> **Exercise brief**: Two lines mark the range in the entries below: the one holding "Let J(F) = √(255" and the one holding "Answer: 161926488386 +". Set down those two and all lines between them, exactly.
──────── Data shown ────────
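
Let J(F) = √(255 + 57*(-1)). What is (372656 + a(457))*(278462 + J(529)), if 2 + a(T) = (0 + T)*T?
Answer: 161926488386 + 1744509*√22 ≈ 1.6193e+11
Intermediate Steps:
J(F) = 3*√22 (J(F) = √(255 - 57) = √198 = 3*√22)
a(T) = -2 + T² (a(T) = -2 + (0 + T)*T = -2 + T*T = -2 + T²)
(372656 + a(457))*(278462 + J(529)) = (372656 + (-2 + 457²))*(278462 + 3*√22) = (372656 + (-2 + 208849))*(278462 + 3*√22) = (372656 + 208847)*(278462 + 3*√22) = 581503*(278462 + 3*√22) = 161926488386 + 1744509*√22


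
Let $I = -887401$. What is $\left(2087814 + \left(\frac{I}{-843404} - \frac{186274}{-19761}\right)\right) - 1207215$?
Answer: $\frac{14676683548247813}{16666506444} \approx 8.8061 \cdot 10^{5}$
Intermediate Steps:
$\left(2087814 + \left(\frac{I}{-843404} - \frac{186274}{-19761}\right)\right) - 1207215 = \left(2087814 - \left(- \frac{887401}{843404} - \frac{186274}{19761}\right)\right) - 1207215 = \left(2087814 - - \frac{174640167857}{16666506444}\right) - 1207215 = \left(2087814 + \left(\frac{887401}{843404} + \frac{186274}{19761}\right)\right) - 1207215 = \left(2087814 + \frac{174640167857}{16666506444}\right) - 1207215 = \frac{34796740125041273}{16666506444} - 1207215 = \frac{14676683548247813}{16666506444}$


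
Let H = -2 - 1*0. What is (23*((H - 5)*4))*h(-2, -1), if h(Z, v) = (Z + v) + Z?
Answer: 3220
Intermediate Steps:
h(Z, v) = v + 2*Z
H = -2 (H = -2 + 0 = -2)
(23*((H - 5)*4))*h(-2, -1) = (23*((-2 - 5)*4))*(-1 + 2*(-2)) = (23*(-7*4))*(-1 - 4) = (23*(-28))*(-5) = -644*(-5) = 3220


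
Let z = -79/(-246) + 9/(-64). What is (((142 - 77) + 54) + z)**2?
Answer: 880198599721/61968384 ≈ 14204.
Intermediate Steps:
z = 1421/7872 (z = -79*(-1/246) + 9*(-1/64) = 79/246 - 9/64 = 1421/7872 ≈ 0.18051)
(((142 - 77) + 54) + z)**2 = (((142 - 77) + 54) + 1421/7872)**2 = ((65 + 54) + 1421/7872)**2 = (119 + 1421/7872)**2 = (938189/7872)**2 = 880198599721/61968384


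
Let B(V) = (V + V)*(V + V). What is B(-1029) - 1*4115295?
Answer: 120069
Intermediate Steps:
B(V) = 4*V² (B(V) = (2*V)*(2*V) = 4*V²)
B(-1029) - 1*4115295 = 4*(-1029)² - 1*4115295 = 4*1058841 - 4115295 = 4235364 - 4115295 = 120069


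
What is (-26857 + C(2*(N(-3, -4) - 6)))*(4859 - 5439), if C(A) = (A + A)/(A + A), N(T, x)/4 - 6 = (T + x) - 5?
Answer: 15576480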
────────
──────── Data shown ────────
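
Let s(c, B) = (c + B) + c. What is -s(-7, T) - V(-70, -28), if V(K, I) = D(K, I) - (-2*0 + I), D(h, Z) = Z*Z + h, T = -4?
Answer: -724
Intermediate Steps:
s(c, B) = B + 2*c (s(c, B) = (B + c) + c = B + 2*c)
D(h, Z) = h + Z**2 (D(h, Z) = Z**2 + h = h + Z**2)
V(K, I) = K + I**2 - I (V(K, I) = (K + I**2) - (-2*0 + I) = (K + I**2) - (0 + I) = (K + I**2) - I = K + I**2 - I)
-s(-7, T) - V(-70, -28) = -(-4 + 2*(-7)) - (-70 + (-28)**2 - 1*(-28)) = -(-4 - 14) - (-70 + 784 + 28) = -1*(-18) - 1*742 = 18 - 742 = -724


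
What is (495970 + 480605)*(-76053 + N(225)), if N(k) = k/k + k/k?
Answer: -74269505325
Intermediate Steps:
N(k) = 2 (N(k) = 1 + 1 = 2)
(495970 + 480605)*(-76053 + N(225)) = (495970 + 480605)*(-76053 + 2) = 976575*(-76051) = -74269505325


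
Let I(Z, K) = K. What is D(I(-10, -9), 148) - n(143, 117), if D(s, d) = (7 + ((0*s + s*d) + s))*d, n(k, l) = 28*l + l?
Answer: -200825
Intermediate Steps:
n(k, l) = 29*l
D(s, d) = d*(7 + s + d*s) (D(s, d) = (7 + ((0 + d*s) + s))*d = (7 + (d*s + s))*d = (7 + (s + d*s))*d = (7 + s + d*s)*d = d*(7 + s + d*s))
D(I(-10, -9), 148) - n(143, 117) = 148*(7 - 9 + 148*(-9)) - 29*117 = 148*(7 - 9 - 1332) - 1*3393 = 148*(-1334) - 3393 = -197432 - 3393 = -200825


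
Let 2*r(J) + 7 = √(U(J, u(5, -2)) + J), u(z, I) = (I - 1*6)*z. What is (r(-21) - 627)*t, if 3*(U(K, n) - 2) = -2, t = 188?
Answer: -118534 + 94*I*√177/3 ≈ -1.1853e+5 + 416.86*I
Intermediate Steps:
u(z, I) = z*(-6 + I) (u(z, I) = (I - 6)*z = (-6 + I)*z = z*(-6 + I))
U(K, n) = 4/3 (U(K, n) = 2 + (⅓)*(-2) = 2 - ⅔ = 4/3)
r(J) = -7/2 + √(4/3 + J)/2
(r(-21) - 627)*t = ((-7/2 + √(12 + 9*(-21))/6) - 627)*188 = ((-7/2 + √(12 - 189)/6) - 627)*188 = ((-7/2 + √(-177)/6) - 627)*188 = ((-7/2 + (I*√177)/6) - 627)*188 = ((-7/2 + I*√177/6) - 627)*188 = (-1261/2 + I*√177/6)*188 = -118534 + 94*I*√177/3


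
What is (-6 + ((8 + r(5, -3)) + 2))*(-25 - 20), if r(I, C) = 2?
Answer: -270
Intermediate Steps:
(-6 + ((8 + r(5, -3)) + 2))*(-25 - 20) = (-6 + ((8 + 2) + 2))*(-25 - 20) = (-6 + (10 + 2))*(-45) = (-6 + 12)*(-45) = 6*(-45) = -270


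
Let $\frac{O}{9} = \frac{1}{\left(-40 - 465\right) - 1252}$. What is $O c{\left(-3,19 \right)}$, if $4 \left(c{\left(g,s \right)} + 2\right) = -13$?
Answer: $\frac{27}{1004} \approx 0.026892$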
────────
──────── Data shown ────────
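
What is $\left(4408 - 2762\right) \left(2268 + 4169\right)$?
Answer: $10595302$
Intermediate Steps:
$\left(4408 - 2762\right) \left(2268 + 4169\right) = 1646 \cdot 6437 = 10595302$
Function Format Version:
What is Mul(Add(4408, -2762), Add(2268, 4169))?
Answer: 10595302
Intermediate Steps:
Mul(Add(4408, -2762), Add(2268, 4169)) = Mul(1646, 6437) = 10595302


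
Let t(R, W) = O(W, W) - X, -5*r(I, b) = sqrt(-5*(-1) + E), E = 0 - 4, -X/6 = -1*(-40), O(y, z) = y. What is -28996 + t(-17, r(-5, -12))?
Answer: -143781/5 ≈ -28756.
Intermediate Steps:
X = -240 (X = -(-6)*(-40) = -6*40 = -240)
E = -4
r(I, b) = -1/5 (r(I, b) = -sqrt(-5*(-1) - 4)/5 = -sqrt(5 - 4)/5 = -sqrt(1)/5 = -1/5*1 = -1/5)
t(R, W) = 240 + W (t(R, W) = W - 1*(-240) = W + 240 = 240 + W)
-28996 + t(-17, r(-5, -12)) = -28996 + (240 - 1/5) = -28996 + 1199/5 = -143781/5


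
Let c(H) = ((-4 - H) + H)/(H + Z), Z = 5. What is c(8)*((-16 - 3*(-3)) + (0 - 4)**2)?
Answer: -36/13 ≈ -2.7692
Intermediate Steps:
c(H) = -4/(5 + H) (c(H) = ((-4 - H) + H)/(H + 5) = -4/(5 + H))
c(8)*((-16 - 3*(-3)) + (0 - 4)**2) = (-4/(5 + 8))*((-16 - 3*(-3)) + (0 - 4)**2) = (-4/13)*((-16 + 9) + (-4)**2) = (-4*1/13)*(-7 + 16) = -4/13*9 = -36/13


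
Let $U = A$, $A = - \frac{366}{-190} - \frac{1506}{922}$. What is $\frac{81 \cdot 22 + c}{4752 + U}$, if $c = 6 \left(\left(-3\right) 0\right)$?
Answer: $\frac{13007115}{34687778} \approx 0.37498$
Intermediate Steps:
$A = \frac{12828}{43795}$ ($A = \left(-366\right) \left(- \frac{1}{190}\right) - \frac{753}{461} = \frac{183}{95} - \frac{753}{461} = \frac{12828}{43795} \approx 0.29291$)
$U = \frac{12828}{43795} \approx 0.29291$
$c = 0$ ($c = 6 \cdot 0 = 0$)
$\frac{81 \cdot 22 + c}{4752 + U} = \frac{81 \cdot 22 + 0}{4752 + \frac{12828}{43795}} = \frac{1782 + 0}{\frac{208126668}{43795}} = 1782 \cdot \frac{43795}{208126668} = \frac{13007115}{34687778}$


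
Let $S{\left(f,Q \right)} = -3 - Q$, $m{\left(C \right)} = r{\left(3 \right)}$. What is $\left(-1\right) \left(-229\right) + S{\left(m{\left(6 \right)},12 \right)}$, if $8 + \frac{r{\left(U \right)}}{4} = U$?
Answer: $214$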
────────
> **Response area**:
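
Let J(F) = √(255 + 57*(-1)). What is (372656 + a(457))*(278462 + J(529)), if 2 + a(T) = (0 + T)*T?
Answer: 161926488386 + 1744509*√22 ≈ 1.6193e+11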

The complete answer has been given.